* [Material for this exercise]
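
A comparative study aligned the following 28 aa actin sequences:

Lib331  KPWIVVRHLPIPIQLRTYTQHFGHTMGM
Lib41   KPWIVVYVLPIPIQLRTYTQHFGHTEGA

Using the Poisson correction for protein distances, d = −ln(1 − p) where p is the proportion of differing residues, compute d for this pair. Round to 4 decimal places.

0.1542

The sequences differ at positions 7 (R/Y), 8 (H/V), 26 (M/E), 28 (M/A).
p = 4/28 = 0.142857.
d = −ln(1 − 0.142857) = −ln(0.857143) = 0.1542.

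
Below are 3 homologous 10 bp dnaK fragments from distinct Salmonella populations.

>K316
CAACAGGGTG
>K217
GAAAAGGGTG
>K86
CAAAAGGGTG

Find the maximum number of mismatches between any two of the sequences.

Pairwise Hamming distances:
  K316 vs K217: 2
  K316 vs K86: 1
  K217 vs K86: 1
The largest is 2, between K316 and K217.

2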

* [What you have to do] From the preceding material, extract every line exactly.

* [The completed task]
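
A comparative study aligned the following 28 aa actin sequences:

Lib331  KPWIVVRHLPIPIQLRTYTQHFGHTMGM
Lib41   KPWIVVYVLPIPIQLRTYTQHFGHTEGA

Using the Poisson correction for protein distances, d = −ln(1 − p) where p is the proportion of differing residues, compute d for this pair. Round to 4 decimal places.

0.1542

The sequences differ at positions 7 (R/Y), 8 (H/V), 26 (M/E), 28 (M/A).
p = 4/28 = 0.142857.
d = −ln(1 − 0.142857) = −ln(0.857143) = 0.1542.

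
Below are 3 homologous 10 bp dnaK fragments from distinct Salmonella populations.

>K316
CAACAGGGTG
>K217
GAAAAGGGTG
>K86
CAAAAGGGTG

Find the maximum number of mismatches between any two of the sequences.

Pairwise Hamming distances:
  K316 vs K217: 2
  K316 vs K86: 1
  K217 vs K86: 1
The largest is 2, between K316 and K217.

2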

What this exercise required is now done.